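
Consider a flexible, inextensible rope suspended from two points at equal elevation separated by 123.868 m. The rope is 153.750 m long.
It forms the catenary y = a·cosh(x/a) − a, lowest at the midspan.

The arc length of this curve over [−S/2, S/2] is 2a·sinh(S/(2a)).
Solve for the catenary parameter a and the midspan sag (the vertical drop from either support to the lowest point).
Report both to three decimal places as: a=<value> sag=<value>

seed: a₀ = √(S³/(24(L−S))) = √(123.868³/(24·29.882)) = 51.478779
iter 1: u=1.203098  f(a)=+2.239e+00  f'(a)=-1.338e+00  a ← 51.478779 − (+2.239e+00/-1.338e+00) = 53.152044
iter 2: u=1.165223  f(a)=+1.138e-01  f'(a)=-1.205e+00  a ← 53.152044 − (+1.138e-01/-1.205e+00) = 53.246467
iter 3: u=1.163157  f(a)=+3.288e-04  f'(a)=-1.198e+00  a ← 53.246467 − (+3.288e-04/-1.198e+00) = 53.246741
iter 4: u=1.163151  f(a)=+2.763e-09  f'(a)=-1.198e+00  a ← 53.246741 − (+2.763e-09/-1.198e+00) = 53.246741
iter 5: u=1.163151  f(a)=-5.684e-14  f'(a)=-1.198e+00  a ← 53.246741 − (-5.684e-14/-1.198e+00) = 53.246741
converged: |Δa| < 1e-12 after 5 iterations
sag = a·(cosh(S/(2a)) − 1) = 53.246741·(cosh(1.163151) − 1) = 40.267862
T_max/T_min = cosh(S/(2a)) = 1.756250

a=53.247 sag=40.268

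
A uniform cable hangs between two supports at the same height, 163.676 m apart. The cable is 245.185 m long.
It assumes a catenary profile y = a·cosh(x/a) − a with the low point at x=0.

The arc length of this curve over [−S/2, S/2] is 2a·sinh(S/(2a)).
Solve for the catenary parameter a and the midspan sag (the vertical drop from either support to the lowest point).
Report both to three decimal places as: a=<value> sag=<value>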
========================
**Work required**
Restate the full listing word for word, leaving out nothing.

**Answer for this exercise**
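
Consider a flexible, inextensible rope suspended from two points at equal elevation separated by 123.868 m. The rope is 153.750 m long.
It forms the catenary y = a·cosh(x/a) − a, lowest at the midspan.

The arc length of this curve over [−S/2, S/2] is 2a·sinh(S/(2a)).
Solve for the catenary parameter a and the midspan sag (the vertical drop from either support to the lowest point).
Report both to three decimal places as: a=<value> sag=<value>

seed: a₀ = √(S³/(24(L−S))) = √(123.868³/(24·29.882)) = 51.478779
iter 1: u=1.203098  f(a)=+2.239e+00  f'(a)=-1.338e+00  a ← 51.478779 − (+2.239e+00/-1.338e+00) = 53.152044
iter 2: u=1.165223  f(a)=+1.138e-01  f'(a)=-1.205e+00  a ← 53.152044 − (+1.138e-01/-1.205e+00) = 53.246467
iter 3: u=1.163157  f(a)=+3.288e-04  f'(a)=-1.198e+00  a ← 53.246467 − (+3.288e-04/-1.198e+00) = 53.246741
iter 4: u=1.163151  f(a)=+2.763e-09  f'(a)=-1.198e+00  a ← 53.246741 − (+2.763e-09/-1.198e+00) = 53.246741
iter 5: u=1.163151  f(a)=-5.684e-14  f'(a)=-1.198e+00  a ← 53.246741 − (-5.684e-14/-1.198e+00) = 53.246741
converged: |Δa| < 1e-12 after 5 iterations
sag = a·(cosh(S/(2a)) − 1) = 53.246741·(cosh(1.163151) − 1) = 40.267862
T_max/T_min = cosh(S/(2a)) = 1.756250

a=53.247 sag=40.268

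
A uniform cable hangs between two supports at the same height, 163.676 m apart. The cable is 245.185 m long.
It assumes a catenary profile y = a·cosh(x/a) − a with the low point at x=0.

The arc length of this curve over [−S/2, S/2] is 2a·sinh(S/(2a)).
Solve for the catenary parameter a and the midspan sag (the vertical drop from either support to the lowest point).
Report both to three decimal places as: a=<value> sag=<value>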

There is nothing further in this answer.